Copy out all lines in the data below containing the string "strategy".

★ ★ ★

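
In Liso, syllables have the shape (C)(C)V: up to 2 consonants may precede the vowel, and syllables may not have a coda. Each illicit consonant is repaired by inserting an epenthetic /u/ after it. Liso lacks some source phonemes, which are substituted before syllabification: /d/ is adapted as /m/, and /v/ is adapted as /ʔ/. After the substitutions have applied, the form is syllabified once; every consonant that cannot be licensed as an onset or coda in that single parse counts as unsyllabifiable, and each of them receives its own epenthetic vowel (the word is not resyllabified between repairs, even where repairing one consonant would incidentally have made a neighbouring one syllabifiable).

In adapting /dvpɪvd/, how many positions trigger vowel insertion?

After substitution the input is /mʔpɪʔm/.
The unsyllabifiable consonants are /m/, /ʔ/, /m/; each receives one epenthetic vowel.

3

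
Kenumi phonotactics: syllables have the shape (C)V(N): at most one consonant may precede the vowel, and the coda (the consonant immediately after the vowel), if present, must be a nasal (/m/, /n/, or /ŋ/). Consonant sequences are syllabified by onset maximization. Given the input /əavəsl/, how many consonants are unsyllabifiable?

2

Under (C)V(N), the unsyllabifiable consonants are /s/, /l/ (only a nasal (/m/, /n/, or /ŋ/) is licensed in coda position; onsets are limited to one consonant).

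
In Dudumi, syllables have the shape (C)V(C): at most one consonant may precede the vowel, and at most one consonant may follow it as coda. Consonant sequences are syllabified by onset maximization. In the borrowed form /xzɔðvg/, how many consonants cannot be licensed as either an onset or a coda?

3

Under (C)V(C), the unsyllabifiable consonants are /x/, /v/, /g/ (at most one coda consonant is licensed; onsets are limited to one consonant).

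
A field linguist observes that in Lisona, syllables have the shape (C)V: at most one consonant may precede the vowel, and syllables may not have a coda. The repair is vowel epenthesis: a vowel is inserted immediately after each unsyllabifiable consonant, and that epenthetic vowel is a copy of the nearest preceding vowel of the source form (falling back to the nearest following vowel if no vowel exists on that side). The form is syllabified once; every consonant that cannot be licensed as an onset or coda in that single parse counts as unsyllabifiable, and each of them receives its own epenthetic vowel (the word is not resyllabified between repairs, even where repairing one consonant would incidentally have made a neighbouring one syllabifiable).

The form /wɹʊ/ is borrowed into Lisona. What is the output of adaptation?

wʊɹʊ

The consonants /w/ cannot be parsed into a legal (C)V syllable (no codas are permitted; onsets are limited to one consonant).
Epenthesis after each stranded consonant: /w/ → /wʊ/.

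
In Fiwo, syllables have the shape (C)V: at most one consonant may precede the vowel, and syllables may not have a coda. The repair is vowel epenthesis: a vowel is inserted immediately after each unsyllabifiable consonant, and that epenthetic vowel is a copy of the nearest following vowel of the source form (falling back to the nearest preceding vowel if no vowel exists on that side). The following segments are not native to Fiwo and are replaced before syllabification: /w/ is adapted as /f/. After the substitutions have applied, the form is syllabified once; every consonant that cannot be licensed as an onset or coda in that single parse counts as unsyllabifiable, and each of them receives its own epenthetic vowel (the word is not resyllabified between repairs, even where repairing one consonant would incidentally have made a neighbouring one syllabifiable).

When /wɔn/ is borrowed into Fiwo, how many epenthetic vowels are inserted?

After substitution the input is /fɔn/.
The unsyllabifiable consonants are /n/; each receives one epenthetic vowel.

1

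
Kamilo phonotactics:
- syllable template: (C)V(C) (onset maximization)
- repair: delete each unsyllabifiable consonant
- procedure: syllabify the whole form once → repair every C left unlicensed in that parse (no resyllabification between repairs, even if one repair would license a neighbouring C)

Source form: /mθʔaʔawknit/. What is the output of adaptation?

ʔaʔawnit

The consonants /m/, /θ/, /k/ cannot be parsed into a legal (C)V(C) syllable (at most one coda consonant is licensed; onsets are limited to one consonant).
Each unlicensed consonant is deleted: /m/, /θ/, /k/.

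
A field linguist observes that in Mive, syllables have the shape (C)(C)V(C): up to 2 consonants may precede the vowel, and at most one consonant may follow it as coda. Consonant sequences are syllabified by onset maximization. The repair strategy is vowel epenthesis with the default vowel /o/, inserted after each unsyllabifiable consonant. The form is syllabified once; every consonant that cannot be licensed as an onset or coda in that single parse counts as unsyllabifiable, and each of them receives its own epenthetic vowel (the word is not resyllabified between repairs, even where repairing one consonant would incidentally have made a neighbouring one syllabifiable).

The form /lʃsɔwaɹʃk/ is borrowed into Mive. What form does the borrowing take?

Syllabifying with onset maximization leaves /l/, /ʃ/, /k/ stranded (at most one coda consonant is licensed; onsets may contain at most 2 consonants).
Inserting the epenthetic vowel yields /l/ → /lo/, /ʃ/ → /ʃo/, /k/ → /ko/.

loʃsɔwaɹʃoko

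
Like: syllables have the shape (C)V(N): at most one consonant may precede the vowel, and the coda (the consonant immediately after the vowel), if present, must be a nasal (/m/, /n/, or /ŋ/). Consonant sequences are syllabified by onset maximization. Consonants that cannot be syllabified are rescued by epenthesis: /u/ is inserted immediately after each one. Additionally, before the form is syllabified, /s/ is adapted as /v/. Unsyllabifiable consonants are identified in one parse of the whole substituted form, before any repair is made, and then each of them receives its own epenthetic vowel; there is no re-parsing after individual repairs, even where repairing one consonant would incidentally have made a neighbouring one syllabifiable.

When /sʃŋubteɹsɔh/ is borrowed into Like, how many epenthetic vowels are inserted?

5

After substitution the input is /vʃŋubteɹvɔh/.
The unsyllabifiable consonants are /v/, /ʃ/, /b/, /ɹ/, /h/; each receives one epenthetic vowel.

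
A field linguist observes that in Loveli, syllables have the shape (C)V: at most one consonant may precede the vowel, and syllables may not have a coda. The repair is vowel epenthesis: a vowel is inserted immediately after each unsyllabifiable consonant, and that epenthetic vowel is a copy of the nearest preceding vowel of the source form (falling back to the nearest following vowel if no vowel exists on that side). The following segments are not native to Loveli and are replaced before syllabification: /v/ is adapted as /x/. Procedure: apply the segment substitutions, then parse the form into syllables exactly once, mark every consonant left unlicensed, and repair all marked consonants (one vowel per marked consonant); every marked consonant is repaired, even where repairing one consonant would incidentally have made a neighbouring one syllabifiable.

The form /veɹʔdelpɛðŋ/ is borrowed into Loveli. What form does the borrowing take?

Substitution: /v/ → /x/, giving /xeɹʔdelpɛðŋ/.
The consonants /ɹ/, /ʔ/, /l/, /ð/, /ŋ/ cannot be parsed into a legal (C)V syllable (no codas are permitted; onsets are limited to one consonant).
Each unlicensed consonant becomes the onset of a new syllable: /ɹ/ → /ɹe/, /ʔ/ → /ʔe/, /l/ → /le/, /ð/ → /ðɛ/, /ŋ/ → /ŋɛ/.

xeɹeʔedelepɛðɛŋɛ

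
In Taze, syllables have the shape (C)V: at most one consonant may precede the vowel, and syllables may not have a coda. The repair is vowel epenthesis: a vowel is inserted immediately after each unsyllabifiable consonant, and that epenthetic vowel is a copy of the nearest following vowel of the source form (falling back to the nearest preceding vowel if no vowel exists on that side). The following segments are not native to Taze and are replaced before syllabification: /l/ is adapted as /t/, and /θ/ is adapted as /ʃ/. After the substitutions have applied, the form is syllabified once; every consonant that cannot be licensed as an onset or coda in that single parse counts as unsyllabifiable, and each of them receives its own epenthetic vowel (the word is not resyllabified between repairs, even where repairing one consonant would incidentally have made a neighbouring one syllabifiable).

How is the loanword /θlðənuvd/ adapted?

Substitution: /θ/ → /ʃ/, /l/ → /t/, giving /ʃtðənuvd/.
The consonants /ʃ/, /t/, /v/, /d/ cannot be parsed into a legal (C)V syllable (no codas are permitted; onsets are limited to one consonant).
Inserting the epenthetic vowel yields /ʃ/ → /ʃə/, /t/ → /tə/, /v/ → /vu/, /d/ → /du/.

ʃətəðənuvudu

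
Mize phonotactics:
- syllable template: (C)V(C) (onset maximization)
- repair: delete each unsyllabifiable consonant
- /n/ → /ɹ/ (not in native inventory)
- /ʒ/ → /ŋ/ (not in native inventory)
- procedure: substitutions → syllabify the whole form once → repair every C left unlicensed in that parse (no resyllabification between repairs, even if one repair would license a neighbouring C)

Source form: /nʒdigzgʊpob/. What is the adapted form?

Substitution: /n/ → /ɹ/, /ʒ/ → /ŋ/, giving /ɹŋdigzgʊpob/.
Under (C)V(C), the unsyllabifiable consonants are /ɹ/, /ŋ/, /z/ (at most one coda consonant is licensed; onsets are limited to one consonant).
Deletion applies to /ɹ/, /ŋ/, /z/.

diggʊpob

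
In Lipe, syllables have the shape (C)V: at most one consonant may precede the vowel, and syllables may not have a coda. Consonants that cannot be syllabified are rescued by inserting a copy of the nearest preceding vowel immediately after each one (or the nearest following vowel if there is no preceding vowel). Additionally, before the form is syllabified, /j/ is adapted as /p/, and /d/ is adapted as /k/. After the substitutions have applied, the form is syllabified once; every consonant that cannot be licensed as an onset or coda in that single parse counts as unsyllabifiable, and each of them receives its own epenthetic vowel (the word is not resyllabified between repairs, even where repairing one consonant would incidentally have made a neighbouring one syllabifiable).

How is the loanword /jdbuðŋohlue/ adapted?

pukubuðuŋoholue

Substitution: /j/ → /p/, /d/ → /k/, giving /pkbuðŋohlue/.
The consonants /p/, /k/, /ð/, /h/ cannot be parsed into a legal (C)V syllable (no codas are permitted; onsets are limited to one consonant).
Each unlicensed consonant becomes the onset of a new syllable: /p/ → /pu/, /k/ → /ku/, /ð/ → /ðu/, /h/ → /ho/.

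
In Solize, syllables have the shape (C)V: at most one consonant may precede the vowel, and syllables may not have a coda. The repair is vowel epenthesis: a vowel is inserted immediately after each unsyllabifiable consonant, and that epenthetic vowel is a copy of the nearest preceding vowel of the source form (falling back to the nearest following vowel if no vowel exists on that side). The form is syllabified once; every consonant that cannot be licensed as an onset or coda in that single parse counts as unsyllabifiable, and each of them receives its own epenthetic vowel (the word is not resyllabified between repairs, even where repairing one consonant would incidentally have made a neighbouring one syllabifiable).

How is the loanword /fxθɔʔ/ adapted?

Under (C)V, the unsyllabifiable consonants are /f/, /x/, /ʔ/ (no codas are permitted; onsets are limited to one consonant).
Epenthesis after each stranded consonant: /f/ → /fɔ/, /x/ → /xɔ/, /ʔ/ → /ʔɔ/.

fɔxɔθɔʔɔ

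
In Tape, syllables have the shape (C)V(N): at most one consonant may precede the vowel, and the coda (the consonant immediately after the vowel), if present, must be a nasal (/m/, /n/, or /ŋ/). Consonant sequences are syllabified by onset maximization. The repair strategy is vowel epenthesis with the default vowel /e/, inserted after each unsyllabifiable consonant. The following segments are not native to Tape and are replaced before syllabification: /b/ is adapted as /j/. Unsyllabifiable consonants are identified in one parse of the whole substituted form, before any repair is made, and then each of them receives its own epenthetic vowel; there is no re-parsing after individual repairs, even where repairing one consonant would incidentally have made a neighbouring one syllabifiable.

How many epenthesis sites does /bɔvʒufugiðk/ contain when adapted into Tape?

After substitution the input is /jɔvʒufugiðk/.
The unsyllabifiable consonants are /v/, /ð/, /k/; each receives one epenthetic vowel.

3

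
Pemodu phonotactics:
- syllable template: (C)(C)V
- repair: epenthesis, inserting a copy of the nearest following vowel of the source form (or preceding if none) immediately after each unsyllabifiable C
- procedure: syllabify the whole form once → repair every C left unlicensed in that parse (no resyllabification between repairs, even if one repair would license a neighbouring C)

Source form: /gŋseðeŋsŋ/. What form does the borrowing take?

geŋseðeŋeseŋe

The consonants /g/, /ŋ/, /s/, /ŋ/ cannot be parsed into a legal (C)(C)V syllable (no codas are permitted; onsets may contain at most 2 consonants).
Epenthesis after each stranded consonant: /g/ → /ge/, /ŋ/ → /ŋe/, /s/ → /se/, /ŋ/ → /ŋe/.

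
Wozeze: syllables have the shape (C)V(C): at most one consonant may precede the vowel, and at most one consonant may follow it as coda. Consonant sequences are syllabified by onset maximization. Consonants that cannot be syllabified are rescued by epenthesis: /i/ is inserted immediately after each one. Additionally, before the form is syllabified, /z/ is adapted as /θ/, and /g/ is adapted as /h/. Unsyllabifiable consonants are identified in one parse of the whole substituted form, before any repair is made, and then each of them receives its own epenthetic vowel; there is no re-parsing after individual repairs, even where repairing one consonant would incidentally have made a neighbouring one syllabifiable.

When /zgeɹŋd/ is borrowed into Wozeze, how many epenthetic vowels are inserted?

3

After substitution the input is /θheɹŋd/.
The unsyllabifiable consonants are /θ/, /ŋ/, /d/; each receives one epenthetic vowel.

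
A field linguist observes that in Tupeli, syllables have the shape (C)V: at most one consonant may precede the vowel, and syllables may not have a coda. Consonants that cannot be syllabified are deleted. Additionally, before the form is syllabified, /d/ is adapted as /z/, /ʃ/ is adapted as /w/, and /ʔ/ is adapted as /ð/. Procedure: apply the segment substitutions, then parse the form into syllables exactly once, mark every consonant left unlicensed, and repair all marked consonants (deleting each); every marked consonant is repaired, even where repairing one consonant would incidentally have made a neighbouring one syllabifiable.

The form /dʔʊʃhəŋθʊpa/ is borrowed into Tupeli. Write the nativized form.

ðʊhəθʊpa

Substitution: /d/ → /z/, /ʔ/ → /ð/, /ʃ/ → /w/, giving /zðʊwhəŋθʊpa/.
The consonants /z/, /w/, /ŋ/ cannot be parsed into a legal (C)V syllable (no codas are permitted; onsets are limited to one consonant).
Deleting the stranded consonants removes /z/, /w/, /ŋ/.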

★ ★ ★

__Task solution__.
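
A field linguist observes that in Mive, syllables have the shape (C)(C)V(C): up to 2 consonants may precede the vowel, and at most one consonant may follow it as coda. Consonant sequences are syllabified by onset maximization. The repair strategy is vowel epenthesis with the default vowel /o/, inserted after each unsyllabifiable consonant. The form is syllabified once; every consonant that cannot be licensed as an onset or coda in that single parse counts as unsyllabifiable, and each of them receives its own epenthetic vowel (the word is not resyllabified between repairs, even where repairing one consonant would incidentally have made a neighbouring one syllabifiable).
In Tape, syllables have the shape (C)V(N): at most one consonant may precede the vowel, and the coda (the consonant immediately after the vowel), if present, must be a nasal (/m/, /n/, or /ŋ/). Consonant sequences are syllabified by onset maximization. The repair strategy is vowel epenthesis with the default vowel /e/, inserted after each unsyllabifiable consonant. The following segments are not native to Tape and are replaced before syllabification: /b/ is adapted as /j/. Unsyllabifiable consonants are identified in one parse of the whole substituted form, before any repair is made, and then each of them receives its own epenthetic vowel; there is no re-parsing after individual repairs, even where repairing one consonant would incidentally have made a neighbouring one syllabifiable.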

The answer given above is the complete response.